WHAT YOU ARE ASKED TO DO: Each of the entries beneath this task should be written out exactly.

*** GIVEN ENTRIES

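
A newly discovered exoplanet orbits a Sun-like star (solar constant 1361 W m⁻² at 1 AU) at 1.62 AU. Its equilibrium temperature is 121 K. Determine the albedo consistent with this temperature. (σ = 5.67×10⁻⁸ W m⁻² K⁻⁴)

A ≈ 0.91

Flux at 1.62 AU: S = 1361/1.62² = 519 W m⁻².
From T_eq⁴ = S(1−A)/(4σ): 1−A = 4σT_eq⁴/S.
1−A = 4 × 5.67×10⁻⁸ × (121)⁴ / 519 = 0.094.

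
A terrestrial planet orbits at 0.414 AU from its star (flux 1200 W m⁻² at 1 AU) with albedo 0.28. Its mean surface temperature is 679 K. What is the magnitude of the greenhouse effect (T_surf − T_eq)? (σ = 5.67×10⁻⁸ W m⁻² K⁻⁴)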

******

WRITTEN RESPONSE:
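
A newly discovered exoplanet orbits a Sun-like star (solar constant 1361 W m⁻² at 1 AU) at 1.62 AU. Its equilibrium temperature is 121 K. Determine the albedo consistent with this temperature. (σ = 5.67×10⁻⁸ W m⁻² K⁻⁴)

A ≈ 0.91

Flux at 1.62 AU: S = 1361/1.62² = 519 W m⁻².
From T_eq⁴ = S(1−A)/(4σ): 1−A = 4σT_eq⁴/S.
1−A = 4 × 5.67×10⁻⁸ × (121)⁴ / 519 = 0.094.

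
A terrestrial planet orbits at 0.414 AU from its star (flux 1200 W m⁻² at 1 AU) with albedo 0.28. Its mean surface temperature is 679 K. What is the magnitude of the greenhouse effect (T_surf − T_eq)? (σ = 5.67×10⁻⁸ W m⁻² K⁻⁴)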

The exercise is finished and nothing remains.